--- START ---

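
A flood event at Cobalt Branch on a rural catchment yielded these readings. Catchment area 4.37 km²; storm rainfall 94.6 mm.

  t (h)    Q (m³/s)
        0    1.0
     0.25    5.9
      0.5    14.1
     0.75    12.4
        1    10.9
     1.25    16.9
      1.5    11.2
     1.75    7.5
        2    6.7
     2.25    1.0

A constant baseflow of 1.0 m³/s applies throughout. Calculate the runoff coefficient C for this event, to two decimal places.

C ≈ 0.17

ΣQ_DR = 77.60 m³/s; V = ΣQ_DR·Δt = 69840 m³.
Runoff depth d = V / A = 15.98 mm.
C = d / P = 15.98 / 94.6 = 0.17.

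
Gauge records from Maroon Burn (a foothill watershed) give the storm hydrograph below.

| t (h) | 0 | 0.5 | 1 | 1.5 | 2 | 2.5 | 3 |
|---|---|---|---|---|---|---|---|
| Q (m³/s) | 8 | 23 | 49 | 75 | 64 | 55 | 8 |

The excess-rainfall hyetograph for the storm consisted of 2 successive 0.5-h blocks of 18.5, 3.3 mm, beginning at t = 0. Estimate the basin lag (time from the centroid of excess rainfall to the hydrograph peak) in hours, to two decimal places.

t_L ≈ 1.17 h

Centroid of excess rainfall: t_c = Σ P_i·t̄_i / ΣP_i = 0.3257 h (block centres at 0.25, 0.75 h).
Hydrograph peak occurs at t = 1.5 h, so basin lag t_L = 1.5 − 0.3257 = 1.17 h.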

--- END ---

Write out an exact copy of every record shown above.

• Task answer:
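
A flood event at Cobalt Branch on a rural catchment yielded these readings. Catchment area 4.37 km²; storm rainfall 94.6 mm.

  t (h)    Q (m³/s)
        0    1.0
     0.25    5.9
      0.5    14.1
     0.75    12.4
        1    10.9
     1.25    16.9
      1.5    11.2
     1.75    7.5
        2    6.7
     2.25    1.0

A constant baseflow of 1.0 m³/s applies throughout. Calculate the runoff coefficient C for this event, to two decimal places.

C ≈ 0.17

ΣQ_DR = 77.60 m³/s; V = ΣQ_DR·Δt = 69840 m³.
Runoff depth d = V / A = 15.98 mm.
C = d / P = 15.98 / 94.6 = 0.17.

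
Gauge records from Maroon Burn (a foothill watershed) give the storm hydrograph below.

| t (h) | 0 | 0.5 | 1 | 1.5 | 2 | 2.5 | 3 |
|---|---|---|---|---|---|---|---|
| Q (m³/s) | 8 | 23 | 49 | 75 | 64 | 55 | 8 |

The excess-rainfall hyetograph for the storm consisted of 2 successive 0.5-h blocks of 18.5, 3.3 mm, beginning at t = 0. Estimate the basin lag (time from the centroid of excess rainfall to the hydrograph peak) in hours, to two decimal places.

t_L ≈ 1.17 h

Centroid of excess rainfall: t_c = Σ P_i·t̄_i / ΣP_i = 0.3257 h (block centres at 0.25, 0.75 h).
Hydrograph peak occurs at t = 1.5 h, so basin lag t_L = 1.5 − 0.3257 = 1.17 h.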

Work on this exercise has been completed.